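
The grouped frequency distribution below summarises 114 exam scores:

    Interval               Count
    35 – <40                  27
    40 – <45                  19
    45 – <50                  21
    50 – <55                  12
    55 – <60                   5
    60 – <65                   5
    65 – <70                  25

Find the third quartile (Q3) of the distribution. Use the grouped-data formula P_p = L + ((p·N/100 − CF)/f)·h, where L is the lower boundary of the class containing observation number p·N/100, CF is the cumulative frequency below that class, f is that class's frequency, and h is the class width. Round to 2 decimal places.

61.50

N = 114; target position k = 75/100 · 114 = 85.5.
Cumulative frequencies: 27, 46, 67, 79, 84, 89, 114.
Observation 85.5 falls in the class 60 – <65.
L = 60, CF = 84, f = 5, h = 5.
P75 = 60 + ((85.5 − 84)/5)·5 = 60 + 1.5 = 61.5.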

--

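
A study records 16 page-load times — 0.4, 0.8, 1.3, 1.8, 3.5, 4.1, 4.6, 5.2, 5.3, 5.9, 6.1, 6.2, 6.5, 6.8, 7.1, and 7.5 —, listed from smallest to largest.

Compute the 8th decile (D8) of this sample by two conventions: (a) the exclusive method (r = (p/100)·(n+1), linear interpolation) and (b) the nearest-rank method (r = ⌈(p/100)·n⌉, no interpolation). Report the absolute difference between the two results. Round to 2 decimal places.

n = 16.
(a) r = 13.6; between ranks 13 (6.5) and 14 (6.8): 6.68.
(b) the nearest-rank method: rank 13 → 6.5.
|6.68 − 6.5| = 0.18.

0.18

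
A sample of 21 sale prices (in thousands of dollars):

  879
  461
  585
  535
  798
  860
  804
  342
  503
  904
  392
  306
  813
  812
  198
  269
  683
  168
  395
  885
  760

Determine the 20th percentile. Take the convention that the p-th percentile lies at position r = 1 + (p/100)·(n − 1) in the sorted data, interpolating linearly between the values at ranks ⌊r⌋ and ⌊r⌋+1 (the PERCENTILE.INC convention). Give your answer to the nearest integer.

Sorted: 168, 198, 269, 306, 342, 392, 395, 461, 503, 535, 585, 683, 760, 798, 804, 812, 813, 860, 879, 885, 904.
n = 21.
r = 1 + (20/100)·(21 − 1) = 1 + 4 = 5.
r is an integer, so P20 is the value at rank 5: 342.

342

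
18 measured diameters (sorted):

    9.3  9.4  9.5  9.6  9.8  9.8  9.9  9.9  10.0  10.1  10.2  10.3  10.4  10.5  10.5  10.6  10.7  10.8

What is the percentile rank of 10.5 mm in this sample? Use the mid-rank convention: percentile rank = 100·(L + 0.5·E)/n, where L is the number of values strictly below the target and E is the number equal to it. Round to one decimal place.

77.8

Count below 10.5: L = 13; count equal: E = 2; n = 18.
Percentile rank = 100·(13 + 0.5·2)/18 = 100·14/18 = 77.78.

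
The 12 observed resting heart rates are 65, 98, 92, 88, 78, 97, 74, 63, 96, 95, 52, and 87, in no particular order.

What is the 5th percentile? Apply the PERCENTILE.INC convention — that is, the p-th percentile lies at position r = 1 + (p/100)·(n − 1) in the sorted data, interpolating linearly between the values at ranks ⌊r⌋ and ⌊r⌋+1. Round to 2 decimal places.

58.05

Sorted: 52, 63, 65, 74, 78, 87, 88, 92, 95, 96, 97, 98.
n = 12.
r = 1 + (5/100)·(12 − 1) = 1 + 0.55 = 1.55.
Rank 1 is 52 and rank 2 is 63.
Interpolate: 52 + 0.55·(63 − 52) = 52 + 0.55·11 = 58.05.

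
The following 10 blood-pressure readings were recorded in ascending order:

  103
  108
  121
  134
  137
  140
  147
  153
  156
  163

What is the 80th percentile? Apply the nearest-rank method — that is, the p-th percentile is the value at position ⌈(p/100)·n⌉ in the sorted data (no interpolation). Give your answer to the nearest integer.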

==

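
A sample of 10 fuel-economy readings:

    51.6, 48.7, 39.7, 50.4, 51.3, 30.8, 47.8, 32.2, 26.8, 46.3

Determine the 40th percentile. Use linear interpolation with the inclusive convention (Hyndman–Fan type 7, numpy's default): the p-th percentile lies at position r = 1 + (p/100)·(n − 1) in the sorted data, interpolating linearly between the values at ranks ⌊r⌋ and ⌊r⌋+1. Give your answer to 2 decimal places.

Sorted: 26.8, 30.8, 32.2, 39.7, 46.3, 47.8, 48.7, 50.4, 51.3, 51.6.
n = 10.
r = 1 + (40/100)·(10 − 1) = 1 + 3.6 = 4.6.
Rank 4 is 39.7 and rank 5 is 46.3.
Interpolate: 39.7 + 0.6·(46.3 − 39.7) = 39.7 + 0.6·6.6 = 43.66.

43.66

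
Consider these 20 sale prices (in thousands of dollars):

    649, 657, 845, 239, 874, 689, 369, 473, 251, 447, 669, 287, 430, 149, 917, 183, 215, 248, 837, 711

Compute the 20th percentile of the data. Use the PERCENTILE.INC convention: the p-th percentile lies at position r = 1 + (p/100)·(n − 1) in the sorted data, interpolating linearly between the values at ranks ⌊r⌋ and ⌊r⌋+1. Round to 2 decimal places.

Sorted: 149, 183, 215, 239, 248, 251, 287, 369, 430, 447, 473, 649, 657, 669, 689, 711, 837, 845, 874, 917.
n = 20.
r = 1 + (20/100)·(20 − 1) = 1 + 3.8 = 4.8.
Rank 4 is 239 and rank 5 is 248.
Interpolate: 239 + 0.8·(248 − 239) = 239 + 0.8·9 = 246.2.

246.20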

> [Exercise directions]
Starting from the records above, copy each line where the string "prices" is found.

> [Reply]
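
A sample of 21 sale prices (in thousands of dollars):
Consider these 20 sale prices (in thousands of dollars):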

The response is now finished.